----- Available data -----

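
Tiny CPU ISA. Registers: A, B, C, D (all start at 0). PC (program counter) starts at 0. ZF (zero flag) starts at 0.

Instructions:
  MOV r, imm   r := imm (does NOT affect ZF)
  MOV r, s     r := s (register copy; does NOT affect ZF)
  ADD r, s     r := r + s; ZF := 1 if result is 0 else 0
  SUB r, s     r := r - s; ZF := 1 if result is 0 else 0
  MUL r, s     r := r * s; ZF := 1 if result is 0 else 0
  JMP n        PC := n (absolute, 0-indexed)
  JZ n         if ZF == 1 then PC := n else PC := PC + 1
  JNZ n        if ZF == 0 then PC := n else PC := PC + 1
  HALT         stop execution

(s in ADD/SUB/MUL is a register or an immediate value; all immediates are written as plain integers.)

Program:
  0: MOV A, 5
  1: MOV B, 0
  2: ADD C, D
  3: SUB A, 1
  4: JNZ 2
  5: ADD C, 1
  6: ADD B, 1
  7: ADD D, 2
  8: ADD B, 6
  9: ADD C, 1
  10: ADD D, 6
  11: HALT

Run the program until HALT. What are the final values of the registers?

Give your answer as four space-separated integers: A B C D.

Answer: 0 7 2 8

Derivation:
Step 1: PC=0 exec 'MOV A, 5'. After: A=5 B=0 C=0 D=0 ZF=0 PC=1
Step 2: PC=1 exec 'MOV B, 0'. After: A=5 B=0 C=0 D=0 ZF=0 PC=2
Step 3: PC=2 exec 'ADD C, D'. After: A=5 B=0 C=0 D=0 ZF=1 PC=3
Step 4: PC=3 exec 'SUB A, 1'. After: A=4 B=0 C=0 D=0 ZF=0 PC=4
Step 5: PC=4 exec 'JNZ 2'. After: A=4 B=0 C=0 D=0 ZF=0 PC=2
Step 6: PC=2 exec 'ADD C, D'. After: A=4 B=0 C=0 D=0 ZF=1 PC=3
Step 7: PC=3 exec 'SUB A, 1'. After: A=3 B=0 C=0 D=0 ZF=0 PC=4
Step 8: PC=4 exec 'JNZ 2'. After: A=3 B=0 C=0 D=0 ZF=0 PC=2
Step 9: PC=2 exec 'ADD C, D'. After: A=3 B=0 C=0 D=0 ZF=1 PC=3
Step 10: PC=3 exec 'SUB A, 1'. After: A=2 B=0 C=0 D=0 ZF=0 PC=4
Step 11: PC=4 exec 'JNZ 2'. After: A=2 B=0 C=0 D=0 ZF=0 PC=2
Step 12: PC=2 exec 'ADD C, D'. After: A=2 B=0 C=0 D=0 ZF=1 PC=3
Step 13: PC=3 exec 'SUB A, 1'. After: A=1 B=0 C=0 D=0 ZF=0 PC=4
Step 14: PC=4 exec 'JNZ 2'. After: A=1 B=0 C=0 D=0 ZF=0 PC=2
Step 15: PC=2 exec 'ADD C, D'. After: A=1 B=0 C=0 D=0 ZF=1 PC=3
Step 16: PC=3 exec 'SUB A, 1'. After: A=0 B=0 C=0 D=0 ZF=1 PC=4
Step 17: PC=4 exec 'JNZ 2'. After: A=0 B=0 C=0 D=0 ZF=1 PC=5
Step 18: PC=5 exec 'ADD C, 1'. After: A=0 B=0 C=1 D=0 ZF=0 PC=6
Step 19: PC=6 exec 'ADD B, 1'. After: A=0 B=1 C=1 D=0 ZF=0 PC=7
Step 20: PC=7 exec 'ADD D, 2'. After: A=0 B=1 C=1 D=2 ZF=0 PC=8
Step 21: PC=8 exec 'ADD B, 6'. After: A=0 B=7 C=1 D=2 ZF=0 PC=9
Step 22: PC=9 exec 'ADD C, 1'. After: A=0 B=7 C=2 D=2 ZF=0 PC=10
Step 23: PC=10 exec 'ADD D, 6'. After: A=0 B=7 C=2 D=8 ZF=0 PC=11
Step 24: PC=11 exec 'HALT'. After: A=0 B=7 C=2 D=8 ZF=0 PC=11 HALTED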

-----

» **Problem to work on**
A complete answer gives every line of the data that includes "else".

» **Response box**
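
  ADD r, s     r := r + s; ZF := 1 if result is 0 else 0
  SUB r, s     r := r - s; ZF := 1 if result is 0 else 0
  MUL r, s     r := r * s; ZF := 1 if result is 0 else 0
  JZ n         if ZF == 1 then PC := n else PC := PC + 1
  JNZ n        if ZF == 0 then PC := n else PC := PC + 1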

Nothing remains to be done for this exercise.